··· Dataset excerpts ···
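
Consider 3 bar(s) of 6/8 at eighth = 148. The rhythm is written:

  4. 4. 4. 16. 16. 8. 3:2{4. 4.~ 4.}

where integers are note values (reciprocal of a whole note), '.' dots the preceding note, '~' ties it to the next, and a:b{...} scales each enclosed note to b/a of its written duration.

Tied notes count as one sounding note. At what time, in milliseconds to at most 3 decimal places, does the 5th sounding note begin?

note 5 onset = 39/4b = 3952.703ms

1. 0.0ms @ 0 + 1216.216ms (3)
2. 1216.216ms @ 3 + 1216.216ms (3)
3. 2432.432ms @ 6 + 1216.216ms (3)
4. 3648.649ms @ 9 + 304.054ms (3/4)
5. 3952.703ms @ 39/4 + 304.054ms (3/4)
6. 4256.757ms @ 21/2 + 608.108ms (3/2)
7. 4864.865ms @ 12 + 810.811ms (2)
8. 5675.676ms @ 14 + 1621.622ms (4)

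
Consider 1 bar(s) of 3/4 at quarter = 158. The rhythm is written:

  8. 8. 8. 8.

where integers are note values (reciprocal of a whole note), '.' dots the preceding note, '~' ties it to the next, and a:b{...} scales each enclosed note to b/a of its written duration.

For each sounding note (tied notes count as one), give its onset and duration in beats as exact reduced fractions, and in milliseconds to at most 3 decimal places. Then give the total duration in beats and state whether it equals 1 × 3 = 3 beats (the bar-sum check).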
···
About this exercise — Please retype all of the lines above exactly as they stand.

Result of this task —
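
Consider 3 bar(s) of 6/8 at eighth = 148. The rhythm is written:

  4. 4. 4. 16. 16. 8. 3:2{4. 4.~ 4.}

where integers are note values (reciprocal of a whole note), '.' dots the preceding note, '~' ties it to the next, and a:b{...} scales each enclosed note to b/a of its written duration.

Tied notes count as one sounding note. At what time, in milliseconds to at most 3 decimal places, does the 5th sounding note begin?

note 5 onset = 39/4b = 3952.703ms

1. 0.0ms @ 0 + 1216.216ms (3)
2. 1216.216ms @ 3 + 1216.216ms (3)
3. 2432.432ms @ 6 + 1216.216ms (3)
4. 3648.649ms @ 9 + 304.054ms (3/4)
5. 3952.703ms @ 39/4 + 304.054ms (3/4)
6. 4256.757ms @ 21/2 + 608.108ms (3/2)
7. 4864.865ms @ 12 + 810.811ms (2)
8. 5675.676ms @ 14 + 1621.622ms (4)

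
Consider 1 bar(s) of 3/4 at quarter = 158. The rhythm is written:

  8. 8. 8. 8.

where integers are note values (reciprocal of a whole note), '.' dots the preceding note, '~' ties it to the next, and a:b{...} scales each enclosed note to b/a of its written duration.

For each sounding note (tied notes count as one), give its onset and duration in beats as exact reduced fractions, and in milliseconds to at most 3 decimal places. Then give the total duration in beats and state whether it equals 1 × 3 = 3 beats (the bar-sum check).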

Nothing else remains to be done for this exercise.